DESCRIPTION OF THE TASK: Print out the entire listing verbatim.

THE DATA:
════════════════

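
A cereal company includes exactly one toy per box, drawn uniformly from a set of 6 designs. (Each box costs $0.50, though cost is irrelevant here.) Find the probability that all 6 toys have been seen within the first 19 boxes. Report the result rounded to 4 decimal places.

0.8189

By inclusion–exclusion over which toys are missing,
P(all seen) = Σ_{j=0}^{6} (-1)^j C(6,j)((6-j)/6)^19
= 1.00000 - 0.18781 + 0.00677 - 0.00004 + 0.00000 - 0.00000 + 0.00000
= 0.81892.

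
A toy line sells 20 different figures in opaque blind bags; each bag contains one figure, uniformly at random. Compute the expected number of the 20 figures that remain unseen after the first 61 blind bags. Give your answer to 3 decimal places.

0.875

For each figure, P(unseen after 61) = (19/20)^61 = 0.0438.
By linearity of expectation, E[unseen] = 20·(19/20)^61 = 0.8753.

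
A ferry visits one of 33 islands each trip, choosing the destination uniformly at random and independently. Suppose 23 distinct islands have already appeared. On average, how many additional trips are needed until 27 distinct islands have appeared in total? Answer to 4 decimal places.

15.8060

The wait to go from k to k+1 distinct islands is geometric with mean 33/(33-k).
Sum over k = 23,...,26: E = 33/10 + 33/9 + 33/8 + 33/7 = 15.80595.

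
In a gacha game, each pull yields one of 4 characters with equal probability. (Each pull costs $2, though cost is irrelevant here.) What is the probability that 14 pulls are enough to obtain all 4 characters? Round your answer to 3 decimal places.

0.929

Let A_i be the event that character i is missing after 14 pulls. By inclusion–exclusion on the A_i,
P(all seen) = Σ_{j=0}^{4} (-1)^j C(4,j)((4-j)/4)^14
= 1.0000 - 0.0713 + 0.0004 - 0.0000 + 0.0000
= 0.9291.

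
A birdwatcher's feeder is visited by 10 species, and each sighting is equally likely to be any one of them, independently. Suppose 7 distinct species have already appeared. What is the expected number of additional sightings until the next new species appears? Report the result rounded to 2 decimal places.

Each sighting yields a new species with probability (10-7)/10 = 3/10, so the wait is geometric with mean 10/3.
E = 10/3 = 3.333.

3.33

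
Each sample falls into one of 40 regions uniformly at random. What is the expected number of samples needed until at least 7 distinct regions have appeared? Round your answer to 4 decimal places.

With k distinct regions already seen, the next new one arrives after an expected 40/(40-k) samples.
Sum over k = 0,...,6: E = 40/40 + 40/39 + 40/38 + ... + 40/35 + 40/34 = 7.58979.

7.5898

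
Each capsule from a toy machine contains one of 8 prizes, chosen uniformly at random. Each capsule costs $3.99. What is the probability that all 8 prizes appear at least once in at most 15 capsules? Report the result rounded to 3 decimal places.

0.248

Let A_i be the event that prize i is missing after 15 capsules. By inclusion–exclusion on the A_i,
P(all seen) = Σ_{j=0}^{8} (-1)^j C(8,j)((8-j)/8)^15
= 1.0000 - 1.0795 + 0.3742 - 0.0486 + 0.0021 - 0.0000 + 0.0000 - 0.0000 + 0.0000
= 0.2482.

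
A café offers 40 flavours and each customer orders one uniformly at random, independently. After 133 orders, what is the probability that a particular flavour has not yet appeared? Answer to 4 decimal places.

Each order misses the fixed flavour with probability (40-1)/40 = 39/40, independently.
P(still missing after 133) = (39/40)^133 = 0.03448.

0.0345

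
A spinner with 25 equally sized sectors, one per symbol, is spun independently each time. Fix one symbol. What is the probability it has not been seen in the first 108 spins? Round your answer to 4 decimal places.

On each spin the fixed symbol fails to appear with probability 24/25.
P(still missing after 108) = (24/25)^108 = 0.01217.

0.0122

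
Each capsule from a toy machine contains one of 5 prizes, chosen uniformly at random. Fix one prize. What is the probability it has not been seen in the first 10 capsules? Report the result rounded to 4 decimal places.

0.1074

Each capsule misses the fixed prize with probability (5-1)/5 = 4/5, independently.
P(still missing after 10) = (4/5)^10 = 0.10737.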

════════════════

SOLUTION FOR THIS TASK:
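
A cereal company includes exactly one toy per box, drawn uniformly from a set of 6 designs. (Each box costs $0.50, though cost is irrelevant here.) Find the probability that all 6 toys have been seen within the first 19 boxes. Report the result rounded to 4 decimal places.

0.8189

By inclusion–exclusion over which toys are missing,
P(all seen) = Σ_{j=0}^{6} (-1)^j C(6,j)((6-j)/6)^19
= 1.00000 - 0.18781 + 0.00677 - 0.00004 + 0.00000 - 0.00000 + 0.00000
= 0.81892.

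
A toy line sells 20 different figures in opaque blind bags; each bag contains one figure, uniformly at random. Compute the expected number of the 20 figures that remain unseen after the first 61 blind bags. Give your answer to 3 decimal places.

0.875

For each figure, P(unseen after 61) = (19/20)^61 = 0.0438.
By linearity of expectation, E[unseen] = 20·(19/20)^61 = 0.8753.

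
A ferry visits one of 33 islands each trip, choosing the destination uniformly at random and independently. Suppose 23 distinct islands have already appeared. On average, how many additional trips are needed until 27 distinct islands have appeared in total? Answer to 4 decimal places.

15.8060

The wait to go from k to k+1 distinct islands is geometric with mean 33/(33-k).
Sum over k = 23,...,26: E = 33/10 + 33/9 + 33/8 + 33/7 = 15.80595.

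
In a gacha game, each pull yields one of 4 characters with equal probability. (Each pull costs $2, though cost is irrelevant here.) What is the probability that 14 pulls are enough to obtain all 4 characters? Round your answer to 3 decimal places.

0.929

Let A_i be the event that character i is missing after 14 pulls. By inclusion–exclusion on the A_i,
P(all seen) = Σ_{j=0}^{4} (-1)^j C(4,j)((4-j)/4)^14
= 1.0000 - 0.0713 + 0.0004 - 0.0000 + 0.0000
= 0.9291.

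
A birdwatcher's feeder is visited by 10 species, and each sighting is equally likely to be any one of them, independently. Suppose 7 distinct species have already appeared. What is the expected number of additional sightings until the next new species appears? Report the result rounded to 2 decimal places.

Each sighting yields a new species with probability (10-7)/10 = 3/10, so the wait is geometric with mean 10/3.
E = 10/3 = 3.333.

3.33

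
Each sample falls into one of 40 regions uniformly at random. What is the expected number of samples needed until at least 7 distinct regions have appeared? Round your answer to 4 decimal places.

With k distinct regions already seen, the next new one arrives after an expected 40/(40-k) samples.
Sum over k = 0,...,6: E = 40/40 + 40/39 + 40/38 + ... + 40/35 + 40/34 = 7.58979.

7.5898

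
Each capsule from a toy machine contains one of 8 prizes, chosen uniformly at random. Each capsule costs $3.99. What is the probability that all 8 prizes appear at least once in at most 15 capsules? Report the result rounded to 3 decimal places.

0.248

Let A_i be the event that prize i is missing after 15 capsules. By inclusion–exclusion on the A_i,
P(all seen) = Σ_{j=0}^{8} (-1)^j C(8,j)((8-j)/8)^15
= 1.0000 - 1.0795 + 0.3742 - 0.0486 + 0.0021 - 0.0000 + 0.0000 - 0.0000 + 0.0000
= 0.2482.

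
A café offers 40 flavours and each customer orders one uniformly at random, independently. After 133 orders, what is the probability that a particular flavour has not yet appeared? Answer to 4 decimal places.

Each order misses the fixed flavour with probability (40-1)/40 = 39/40, independently.
P(still missing after 133) = (39/40)^133 = 0.03448.

0.0345

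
A spinner with 25 equally sized sectors, one per symbol, is spun independently each time. Fix one symbol. What is the probability it has not been seen in the first 108 spins? Round your answer to 4 decimal places.

On each spin the fixed symbol fails to appear with probability 24/25.
P(still missing after 108) = (24/25)^108 = 0.01217.

0.0122

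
Each capsule from a toy machine contains one of 5 prizes, chosen uniformly at random. Fix one prize. What is the probability it has not been seen in the first 10 capsules? Report the result rounded to 4 decimal places.

0.1074

Each capsule misses the fixed prize with probability (5-1)/5 = 4/5, independently.
P(still missing after 10) = (4/5)^10 = 0.10737.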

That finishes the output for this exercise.